=== Section Start ===
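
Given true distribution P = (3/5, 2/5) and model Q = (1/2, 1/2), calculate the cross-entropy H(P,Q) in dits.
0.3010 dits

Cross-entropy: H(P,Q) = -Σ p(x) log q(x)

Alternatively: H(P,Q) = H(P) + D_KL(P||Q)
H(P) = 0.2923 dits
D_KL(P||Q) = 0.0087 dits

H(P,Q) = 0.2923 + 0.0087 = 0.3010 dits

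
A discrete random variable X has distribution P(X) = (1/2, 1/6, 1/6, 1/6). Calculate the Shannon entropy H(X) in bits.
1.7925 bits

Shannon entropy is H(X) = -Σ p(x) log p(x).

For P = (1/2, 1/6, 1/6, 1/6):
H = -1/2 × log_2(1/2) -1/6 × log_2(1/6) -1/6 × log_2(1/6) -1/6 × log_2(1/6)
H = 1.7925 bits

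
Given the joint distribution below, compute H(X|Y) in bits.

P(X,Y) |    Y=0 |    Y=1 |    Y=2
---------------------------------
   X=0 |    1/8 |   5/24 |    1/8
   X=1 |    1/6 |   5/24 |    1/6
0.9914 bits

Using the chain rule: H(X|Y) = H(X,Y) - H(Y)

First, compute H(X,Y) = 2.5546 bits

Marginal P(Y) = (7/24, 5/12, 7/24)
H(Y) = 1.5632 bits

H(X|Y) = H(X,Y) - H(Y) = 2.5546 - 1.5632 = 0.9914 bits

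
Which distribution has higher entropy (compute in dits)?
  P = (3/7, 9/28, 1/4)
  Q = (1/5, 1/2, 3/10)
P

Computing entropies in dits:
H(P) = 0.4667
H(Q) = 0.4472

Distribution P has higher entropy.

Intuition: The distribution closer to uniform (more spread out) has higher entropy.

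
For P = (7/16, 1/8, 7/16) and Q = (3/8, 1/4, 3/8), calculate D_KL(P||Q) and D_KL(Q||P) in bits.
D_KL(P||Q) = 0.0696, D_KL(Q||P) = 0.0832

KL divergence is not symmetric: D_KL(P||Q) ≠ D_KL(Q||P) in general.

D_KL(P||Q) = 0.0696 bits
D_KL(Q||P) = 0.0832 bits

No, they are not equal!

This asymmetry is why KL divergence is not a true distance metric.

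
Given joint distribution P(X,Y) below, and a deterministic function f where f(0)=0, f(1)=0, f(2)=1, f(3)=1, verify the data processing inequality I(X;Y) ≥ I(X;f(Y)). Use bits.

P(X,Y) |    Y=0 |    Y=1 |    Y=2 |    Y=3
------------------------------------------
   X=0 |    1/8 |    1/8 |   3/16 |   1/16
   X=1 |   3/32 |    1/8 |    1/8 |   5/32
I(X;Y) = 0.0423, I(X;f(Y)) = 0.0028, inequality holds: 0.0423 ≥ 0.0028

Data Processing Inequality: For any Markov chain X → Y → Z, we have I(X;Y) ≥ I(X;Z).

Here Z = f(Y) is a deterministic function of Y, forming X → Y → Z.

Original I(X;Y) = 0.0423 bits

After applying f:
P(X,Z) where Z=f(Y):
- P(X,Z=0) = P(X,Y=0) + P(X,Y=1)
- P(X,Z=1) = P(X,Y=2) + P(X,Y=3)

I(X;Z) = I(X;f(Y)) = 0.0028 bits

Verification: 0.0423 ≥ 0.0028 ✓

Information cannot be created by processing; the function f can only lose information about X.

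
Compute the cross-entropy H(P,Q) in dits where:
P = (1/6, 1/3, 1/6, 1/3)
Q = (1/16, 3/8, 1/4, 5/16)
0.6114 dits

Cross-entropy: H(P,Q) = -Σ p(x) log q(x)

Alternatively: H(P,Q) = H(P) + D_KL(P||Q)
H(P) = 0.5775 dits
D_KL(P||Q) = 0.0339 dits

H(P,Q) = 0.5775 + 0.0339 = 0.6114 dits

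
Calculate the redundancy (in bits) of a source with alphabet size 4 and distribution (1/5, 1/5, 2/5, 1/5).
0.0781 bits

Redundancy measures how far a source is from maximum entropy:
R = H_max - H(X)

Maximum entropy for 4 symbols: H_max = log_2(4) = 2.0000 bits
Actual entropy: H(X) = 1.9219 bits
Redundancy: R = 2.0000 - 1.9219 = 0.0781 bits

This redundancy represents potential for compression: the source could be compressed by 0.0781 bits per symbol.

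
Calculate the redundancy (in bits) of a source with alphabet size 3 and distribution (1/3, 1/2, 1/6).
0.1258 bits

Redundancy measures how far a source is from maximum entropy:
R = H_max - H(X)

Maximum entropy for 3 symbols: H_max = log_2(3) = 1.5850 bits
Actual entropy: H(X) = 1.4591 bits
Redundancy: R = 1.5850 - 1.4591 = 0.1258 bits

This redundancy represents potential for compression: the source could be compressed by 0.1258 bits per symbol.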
=== Section End ===
=== Section Start ===
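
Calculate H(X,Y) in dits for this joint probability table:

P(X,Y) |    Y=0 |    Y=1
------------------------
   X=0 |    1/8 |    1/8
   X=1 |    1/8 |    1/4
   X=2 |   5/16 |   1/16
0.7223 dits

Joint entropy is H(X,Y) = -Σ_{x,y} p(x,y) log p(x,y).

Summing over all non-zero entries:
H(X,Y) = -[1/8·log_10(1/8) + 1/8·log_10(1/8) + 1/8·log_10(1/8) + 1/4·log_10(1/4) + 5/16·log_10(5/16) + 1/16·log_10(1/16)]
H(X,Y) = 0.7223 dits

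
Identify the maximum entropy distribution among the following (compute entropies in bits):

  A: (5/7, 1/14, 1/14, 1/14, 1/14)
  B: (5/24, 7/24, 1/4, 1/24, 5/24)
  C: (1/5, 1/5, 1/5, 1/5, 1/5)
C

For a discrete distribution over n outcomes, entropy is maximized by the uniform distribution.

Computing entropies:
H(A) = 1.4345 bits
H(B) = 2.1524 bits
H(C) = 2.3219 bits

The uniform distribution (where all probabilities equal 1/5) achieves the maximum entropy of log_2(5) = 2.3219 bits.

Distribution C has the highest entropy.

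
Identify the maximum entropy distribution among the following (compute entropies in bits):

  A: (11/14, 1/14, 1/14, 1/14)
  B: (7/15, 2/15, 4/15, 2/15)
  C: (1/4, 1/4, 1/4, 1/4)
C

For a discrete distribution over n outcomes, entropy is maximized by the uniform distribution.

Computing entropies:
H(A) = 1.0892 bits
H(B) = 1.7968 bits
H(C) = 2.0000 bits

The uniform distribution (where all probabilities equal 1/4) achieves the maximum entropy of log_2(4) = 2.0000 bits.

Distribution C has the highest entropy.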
=== Section End ===
PROBLEM DESCRIPTION >>
Copy the records above exactly, beginning at the line that contains "B: (5/24, 7/24, 1/4, 1/24, 5/24)" and stopping after the line that contains "A: (11/14, 1/14, 1/14, 1/14)".

SOLUTION BELOW >>
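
  B: (5/24, 7/24, 1/4, 1/24, 5/24)
  C: (1/5, 1/5, 1/5, 1/5, 1/5)
C

For a discrete distribution over n outcomes, entropy is maximized by the uniform distribution.

Computing entropies:
H(A) = 1.4345 bits
H(B) = 2.1524 bits
H(C) = 2.3219 bits

The uniform distribution (where all probabilities equal 1/5) achieves the maximum entropy of log_2(5) = 2.3219 bits.

Distribution C has the highest entropy.

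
Identify the maximum entropy distribution among the following (compute entropies in bits):

  A: (11/14, 1/14, 1/14, 1/14)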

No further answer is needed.